(Stored dataset items)
--- START ---
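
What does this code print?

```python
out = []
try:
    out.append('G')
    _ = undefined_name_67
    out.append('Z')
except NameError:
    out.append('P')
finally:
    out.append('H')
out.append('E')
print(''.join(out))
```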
--- END ---
### Assigned task:
After reading the data above, return it verbatim in full.

### Response box:
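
What does this code print?

```python
out = []
try:
    out.append('G')
    _ = undefined_name_67
    out.append('Z')
except NameError:
    out.append('P')
finally:
    out.append('H')
out.append('E')
print(''.join(out))
```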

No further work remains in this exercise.